Stored data entries
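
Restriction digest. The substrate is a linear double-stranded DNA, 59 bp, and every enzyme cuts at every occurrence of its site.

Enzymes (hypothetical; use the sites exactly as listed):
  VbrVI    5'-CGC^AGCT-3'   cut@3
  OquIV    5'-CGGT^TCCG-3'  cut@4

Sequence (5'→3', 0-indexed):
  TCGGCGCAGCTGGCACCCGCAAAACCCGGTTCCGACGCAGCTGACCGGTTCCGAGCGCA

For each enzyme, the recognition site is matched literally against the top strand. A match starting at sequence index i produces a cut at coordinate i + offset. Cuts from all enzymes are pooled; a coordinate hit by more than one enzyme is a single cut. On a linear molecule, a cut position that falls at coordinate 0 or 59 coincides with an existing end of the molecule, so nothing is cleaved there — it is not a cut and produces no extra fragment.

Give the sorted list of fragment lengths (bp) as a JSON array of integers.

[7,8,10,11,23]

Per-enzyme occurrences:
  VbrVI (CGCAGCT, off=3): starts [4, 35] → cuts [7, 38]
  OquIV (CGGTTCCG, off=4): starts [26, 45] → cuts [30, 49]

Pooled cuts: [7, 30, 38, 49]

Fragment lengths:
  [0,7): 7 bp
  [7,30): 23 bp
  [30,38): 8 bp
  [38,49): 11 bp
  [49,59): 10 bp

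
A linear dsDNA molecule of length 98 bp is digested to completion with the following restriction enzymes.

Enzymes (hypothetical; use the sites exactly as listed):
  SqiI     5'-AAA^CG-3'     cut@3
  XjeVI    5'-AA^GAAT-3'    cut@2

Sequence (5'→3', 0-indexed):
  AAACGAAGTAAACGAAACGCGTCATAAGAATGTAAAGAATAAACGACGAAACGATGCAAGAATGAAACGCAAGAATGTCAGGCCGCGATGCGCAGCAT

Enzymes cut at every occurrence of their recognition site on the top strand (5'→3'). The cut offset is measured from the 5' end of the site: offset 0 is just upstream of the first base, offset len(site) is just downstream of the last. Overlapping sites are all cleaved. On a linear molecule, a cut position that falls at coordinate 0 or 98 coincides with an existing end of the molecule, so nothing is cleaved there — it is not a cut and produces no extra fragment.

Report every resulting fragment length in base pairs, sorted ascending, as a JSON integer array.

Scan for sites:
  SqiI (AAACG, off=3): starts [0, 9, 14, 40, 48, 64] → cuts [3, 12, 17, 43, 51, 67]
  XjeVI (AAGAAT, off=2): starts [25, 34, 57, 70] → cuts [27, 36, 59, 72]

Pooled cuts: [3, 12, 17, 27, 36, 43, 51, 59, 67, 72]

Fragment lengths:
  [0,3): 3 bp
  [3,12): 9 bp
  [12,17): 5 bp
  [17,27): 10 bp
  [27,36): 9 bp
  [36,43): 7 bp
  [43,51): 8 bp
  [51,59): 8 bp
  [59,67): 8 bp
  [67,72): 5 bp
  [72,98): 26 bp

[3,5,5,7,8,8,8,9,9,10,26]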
==
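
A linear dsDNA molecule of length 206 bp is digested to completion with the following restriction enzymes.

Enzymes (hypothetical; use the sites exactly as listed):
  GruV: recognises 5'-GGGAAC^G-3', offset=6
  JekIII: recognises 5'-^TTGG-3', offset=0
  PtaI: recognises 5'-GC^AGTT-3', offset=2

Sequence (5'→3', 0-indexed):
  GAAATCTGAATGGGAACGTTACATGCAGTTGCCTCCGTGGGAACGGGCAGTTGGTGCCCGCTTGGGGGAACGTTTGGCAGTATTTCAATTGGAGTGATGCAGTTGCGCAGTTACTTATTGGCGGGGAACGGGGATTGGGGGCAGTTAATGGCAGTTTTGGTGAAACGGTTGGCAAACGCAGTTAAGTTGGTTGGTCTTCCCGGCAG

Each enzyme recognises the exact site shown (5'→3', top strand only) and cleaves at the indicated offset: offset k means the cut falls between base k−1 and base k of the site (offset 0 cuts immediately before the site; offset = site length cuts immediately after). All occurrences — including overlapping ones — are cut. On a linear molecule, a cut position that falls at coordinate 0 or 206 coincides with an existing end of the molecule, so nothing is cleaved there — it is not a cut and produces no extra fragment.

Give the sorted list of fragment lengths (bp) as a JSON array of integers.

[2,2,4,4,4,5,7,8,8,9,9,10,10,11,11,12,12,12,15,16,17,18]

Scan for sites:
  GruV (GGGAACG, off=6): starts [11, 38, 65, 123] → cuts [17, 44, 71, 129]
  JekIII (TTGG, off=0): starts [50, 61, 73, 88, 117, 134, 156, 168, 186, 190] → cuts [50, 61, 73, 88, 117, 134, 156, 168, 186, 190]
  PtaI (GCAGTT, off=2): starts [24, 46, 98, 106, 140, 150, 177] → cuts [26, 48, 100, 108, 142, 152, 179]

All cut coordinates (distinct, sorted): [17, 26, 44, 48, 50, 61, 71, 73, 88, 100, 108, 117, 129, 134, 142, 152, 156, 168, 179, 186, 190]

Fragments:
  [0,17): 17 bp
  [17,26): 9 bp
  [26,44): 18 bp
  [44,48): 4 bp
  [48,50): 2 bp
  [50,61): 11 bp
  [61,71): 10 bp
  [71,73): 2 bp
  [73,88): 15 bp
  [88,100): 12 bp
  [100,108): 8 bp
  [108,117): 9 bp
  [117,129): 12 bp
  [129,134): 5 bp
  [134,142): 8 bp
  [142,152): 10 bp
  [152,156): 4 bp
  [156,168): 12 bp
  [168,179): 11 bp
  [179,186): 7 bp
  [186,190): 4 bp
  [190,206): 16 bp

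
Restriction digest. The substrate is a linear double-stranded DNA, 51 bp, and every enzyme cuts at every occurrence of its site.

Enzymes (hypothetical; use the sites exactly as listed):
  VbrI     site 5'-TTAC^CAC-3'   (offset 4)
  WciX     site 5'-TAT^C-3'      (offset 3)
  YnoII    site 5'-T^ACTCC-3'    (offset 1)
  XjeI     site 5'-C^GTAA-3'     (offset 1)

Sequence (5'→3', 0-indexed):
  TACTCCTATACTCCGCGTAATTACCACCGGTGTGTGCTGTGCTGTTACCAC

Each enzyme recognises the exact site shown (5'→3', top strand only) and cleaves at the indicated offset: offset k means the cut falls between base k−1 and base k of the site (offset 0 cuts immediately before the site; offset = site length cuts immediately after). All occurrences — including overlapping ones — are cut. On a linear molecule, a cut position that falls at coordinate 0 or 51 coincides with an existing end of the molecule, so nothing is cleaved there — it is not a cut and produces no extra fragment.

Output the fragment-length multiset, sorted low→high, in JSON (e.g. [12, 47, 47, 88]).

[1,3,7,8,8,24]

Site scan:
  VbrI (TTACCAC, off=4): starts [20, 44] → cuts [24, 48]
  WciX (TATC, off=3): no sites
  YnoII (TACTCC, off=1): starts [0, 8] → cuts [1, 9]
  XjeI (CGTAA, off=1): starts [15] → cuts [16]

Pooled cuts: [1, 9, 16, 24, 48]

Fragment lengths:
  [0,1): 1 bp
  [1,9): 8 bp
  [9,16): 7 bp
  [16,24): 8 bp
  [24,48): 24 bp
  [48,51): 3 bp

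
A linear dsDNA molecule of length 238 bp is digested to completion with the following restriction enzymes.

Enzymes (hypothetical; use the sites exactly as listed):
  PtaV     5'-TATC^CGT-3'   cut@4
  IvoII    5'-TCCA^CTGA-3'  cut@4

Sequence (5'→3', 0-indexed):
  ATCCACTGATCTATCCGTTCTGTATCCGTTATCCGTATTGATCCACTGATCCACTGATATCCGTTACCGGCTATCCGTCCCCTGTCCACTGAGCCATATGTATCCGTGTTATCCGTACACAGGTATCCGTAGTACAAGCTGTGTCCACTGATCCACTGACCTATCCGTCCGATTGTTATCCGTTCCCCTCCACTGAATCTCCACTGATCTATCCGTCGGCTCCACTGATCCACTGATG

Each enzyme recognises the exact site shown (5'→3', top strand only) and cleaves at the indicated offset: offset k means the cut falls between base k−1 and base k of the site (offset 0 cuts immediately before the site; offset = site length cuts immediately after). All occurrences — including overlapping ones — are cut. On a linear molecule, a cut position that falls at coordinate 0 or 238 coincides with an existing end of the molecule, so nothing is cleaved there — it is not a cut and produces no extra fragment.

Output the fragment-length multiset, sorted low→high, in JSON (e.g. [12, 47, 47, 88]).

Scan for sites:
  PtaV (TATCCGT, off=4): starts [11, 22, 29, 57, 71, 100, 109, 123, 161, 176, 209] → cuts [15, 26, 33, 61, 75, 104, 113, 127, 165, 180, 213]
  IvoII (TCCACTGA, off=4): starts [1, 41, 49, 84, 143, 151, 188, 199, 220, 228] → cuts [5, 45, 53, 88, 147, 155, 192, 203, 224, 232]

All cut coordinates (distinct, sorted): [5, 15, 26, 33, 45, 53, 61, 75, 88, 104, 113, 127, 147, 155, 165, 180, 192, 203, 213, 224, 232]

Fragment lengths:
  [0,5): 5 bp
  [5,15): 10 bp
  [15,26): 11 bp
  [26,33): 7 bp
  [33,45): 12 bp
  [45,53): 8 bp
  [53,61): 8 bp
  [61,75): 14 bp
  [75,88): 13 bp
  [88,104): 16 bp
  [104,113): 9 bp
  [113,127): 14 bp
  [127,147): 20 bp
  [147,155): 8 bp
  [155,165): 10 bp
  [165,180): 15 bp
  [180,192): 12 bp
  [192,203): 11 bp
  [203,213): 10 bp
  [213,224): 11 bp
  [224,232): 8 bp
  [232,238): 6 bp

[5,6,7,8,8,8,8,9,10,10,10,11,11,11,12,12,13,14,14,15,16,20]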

*Work order*: Retype exactly, and only, the lines above from the one where "TACTCCTATACTCCGCGTAATTACCACCGGTGTGTGCTGTGCTGTTACCAC" occurs up to and including the one where "or 51 coincides" occurs.

*Your solution*:
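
  TACTCCTATACTCCGCGTAATTACCACCGGTGTGTGCTGTGCTGTTACCAC

Each enzyme recognises the exact site shown (5'→3', top strand only) and cleaves at the indicated offset: offset k means the cut falls between base k−1 and base k of the site (offset 0 cuts immediately before the site; offset = site length cuts immediately after). All occurrences — including overlapping ones — are cut. On a linear molecule, a cut position that falls at coordinate 0 or 51 coincides with an existing end of the molecule, so nothing is cleaved there — it is not a cut and produces no extra fragment.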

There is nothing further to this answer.